Exercise ->
Search the data for the word "that" and copy every line where it occurs.

####

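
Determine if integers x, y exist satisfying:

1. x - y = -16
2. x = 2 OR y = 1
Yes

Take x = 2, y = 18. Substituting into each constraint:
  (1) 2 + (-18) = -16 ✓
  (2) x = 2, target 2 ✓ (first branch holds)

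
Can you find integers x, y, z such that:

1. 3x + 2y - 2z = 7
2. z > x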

####

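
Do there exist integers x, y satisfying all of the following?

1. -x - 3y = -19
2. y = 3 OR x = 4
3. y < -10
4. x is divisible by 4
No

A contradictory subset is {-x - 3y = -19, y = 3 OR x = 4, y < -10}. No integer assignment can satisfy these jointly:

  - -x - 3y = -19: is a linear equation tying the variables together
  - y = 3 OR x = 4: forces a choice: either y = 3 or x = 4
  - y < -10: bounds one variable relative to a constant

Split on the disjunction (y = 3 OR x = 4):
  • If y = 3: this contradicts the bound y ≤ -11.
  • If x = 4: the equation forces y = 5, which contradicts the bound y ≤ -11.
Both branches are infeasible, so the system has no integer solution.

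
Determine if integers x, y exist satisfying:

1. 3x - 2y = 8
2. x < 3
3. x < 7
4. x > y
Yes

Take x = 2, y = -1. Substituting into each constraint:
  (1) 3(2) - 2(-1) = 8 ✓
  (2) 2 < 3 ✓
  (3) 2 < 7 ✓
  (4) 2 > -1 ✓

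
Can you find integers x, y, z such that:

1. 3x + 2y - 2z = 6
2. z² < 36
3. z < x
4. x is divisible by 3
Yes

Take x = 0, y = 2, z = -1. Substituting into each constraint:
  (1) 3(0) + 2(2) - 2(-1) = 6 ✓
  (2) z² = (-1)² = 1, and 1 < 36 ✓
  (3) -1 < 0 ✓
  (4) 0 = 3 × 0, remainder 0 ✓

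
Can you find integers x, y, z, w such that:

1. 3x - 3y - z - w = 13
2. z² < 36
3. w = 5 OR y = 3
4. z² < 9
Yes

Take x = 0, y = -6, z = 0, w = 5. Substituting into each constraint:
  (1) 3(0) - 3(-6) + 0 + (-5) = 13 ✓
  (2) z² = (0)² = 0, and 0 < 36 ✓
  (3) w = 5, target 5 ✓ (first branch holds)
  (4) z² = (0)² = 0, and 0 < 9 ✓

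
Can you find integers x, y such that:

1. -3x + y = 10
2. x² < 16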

####

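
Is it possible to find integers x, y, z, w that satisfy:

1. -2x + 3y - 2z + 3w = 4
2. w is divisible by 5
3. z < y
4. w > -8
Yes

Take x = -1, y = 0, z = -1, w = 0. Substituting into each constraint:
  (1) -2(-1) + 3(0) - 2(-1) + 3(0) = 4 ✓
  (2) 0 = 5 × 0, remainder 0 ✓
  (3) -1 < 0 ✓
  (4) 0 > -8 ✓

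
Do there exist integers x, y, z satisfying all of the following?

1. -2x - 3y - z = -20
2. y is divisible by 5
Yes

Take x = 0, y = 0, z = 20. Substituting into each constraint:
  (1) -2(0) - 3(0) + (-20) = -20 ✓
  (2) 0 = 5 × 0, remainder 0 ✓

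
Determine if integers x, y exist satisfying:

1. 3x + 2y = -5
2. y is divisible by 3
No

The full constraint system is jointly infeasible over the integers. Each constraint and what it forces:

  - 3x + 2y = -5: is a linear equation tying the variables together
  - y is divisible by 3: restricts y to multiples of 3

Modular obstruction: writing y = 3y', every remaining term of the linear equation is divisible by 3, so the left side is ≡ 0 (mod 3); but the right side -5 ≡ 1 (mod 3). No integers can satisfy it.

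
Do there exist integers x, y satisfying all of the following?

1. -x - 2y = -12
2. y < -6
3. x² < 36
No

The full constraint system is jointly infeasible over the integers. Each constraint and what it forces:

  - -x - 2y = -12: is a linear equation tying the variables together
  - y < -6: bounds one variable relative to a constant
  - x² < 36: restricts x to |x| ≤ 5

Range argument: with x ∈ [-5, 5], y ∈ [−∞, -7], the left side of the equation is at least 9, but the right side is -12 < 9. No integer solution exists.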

####

Answer box ->
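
Can you find integers x, y, z such that:
Can you find integers x, y, z such that:
Can you find integers x, y, z, w such that:
Can you find integers x, y such that:
Is it possible to find integers x, y, z, w that satisfy: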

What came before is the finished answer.